(Stored data)
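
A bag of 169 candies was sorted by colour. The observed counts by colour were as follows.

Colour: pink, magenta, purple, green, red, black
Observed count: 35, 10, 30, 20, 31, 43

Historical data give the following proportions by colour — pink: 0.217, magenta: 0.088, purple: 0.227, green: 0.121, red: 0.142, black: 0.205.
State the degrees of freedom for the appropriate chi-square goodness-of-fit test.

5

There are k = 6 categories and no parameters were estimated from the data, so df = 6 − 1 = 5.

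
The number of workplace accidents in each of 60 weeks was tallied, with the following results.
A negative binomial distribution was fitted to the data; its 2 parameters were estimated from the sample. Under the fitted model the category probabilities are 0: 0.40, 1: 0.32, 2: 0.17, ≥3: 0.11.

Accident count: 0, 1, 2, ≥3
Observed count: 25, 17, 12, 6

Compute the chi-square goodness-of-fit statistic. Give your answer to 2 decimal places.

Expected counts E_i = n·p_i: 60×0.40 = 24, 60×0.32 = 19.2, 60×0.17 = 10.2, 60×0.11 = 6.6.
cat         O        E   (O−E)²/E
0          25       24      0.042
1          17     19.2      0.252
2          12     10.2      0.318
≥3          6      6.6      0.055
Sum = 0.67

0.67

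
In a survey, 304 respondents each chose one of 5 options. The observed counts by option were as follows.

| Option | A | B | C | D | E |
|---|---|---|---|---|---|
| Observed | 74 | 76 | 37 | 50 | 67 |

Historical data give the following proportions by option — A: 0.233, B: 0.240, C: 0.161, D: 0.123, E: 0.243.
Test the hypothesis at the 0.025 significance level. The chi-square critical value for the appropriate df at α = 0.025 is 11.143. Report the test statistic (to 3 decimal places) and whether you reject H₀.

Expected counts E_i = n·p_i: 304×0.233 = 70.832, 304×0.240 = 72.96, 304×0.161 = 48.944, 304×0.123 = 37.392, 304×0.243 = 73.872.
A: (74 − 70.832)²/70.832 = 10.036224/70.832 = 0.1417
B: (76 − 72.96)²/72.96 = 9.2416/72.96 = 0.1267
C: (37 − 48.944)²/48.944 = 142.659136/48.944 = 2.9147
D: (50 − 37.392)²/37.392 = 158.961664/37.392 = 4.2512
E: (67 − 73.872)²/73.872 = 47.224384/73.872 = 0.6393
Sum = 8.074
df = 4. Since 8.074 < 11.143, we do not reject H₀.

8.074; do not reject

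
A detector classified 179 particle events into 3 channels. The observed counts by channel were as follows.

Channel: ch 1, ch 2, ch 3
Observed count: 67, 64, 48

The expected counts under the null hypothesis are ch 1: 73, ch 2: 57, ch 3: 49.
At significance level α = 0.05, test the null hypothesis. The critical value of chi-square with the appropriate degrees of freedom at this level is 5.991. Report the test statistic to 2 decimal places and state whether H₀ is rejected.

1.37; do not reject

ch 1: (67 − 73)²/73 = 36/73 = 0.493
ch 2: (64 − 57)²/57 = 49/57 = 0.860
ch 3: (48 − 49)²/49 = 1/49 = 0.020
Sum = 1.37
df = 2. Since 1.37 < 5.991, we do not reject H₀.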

> **Task objective**: All lines in the data that contain the word "purple" should be copied.

> **Response**:
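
Colour: pink, magenta, purple, green, red, black
Historical data give the following proportions by colour — pink: 0.217, magenta: 0.088, purple: 0.227, green: 0.121, red: 0.142, black: 0.205.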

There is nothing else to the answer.